### Requirement
The records below must be returned in full and unaltered.

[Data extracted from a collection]
== == ==
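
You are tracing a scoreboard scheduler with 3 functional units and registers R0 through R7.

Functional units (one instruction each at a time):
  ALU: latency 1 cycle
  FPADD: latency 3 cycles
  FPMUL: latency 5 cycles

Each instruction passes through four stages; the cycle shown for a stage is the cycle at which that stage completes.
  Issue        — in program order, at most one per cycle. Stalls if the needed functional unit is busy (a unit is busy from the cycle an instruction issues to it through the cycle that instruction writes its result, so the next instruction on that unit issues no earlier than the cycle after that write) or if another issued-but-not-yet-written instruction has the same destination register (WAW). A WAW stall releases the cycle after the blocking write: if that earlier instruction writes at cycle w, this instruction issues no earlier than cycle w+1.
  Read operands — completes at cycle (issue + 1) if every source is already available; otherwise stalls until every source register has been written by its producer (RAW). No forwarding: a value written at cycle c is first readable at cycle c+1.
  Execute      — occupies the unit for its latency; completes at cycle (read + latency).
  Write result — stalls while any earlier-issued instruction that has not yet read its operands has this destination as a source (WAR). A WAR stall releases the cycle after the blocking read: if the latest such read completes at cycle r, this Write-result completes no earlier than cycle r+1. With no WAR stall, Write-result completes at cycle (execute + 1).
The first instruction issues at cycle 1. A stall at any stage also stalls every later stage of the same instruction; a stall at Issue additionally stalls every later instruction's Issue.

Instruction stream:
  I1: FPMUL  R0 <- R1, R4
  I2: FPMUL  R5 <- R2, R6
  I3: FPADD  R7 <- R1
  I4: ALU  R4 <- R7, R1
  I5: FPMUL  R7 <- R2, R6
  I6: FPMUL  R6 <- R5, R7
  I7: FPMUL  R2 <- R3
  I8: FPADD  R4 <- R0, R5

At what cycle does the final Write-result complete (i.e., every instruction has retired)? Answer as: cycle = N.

t=1  issue I1 (FPMUL)
t=2  I1 read-ops
t=7  I1 finished on FPMUL
t=8  I1→R0
t=9  issue I2 (FPMUL)
t=10  I2 read-ops | issue I3 (FPADD)
t=11  I3 read-ops | issue I4 (ALU)
t=14  I3 finished on FPADD
t=15  I2 finished on FPMUL | I3→R7
t=16  I2→R5 | I4 read-ops
t=17  I4 finished on ALU | issue I5 (FPMUL)
t=18  I4→R4 | I5 read-ops
t=23  I5 finished on FPMUL
t=24  I5→R7
t=25  issue I6 (FPMUL)
t=26  I6 read-ops
t=31  I6 finished on FPMUL
t=32  I6→R6
t=33  issue I7 (FPMUL)
t=34  I7 read-ops | issue I8 (FPADD)
t=35  I8 read-ops
t=38  I8 finished on FPADD
t=39  I7 finished on FPMUL | I8→R4
t=40  I7→R2

cycle = 40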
== == ==
### Answer for this exercise
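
You are tracing a scoreboard scheduler with 3 functional units and registers R0 through R7.

Functional units (one instruction each at a time):
  ALU: latency 1 cycle
  FPADD: latency 3 cycles
  FPMUL: latency 5 cycles

Each instruction passes through four stages; the cycle shown for a stage is the cycle at which that stage completes.
  Issue        — in program order, at most one per cycle. Stalls if the needed functional unit is busy (a unit is busy from the cycle an instruction issues to it through the cycle that instruction writes its result, so the next instruction on that unit issues no earlier than the cycle after that write) or if another issued-but-not-yet-written instruction has the same destination register (WAW). A WAW stall releases the cycle after the blocking write: if that earlier instruction writes at cycle w, this instruction issues no earlier than cycle w+1.
  Read operands — completes at cycle (issue + 1) if every source is already available; otherwise stalls until every source register has been written by its producer (RAW). No forwarding: a value written at cycle c is first readable at cycle c+1.
  Execute      — occupies the unit for its latency; completes at cycle (read + latency).
  Write result — stalls while any earlier-issued instruction that has not yet read its operands has this destination as a source (WAR). A WAR stall releases the cycle after the blocking read: if the latest such read completes at cycle r, this Write-result completes no earlier than cycle r+1. With no WAR stall, Write-result completes at cycle (execute + 1).
The first instruction issues at cycle 1. A stall at any stage also stalls every later stage of the same instruction; a stall at Issue additionally stalls every later instruction's Issue.

Instruction stream:
  I1: FPMUL  R0 <- R1, R4
  I2: FPMUL  R5 <- R2, R6
  I3: FPADD  R7 <- R1
  I4: ALU  R4 <- R7, R1
  I5: FPMUL  R7 <- R2, R6
  I6: FPMUL  R6 <- R5, R7
  I7: FPMUL  R2 <- R3
  I8: FPADD  R4 <- R0, R5

At what cycle does the final Write-result complete (i.e., every instruction has retired)? Answer as: cycle = N.

t=1  issue I1 (FPMUL)
t=2  I1 read-ops
t=7  I1 finished on FPMUL
t=8  I1→R0
t=9  issue I2 (FPMUL)
t=10  I2 read-ops | issue I3 (FPADD)
t=11  I3 read-ops | issue I4 (ALU)
t=14  I3 finished on FPADD
t=15  I2 finished on FPMUL | I3→R7
t=16  I2→R5 | I4 read-ops
t=17  I4 finished on ALU | issue I5 (FPMUL)
t=18  I4→R4 | I5 read-ops
t=23  I5 finished on FPMUL
t=24  I5→R7
t=25  issue I6 (FPMUL)
t=26  I6 read-ops
t=31  I6 finished on FPMUL
t=32  I6→R6
t=33  issue I7 (FPMUL)
t=34  I7 read-ops | issue I8 (FPADD)
t=35  I8 read-ops
t=38  I8 finished on FPADD
t=39  I7 finished on FPMUL | I8→R4
t=40  I7→R2

cycle = 40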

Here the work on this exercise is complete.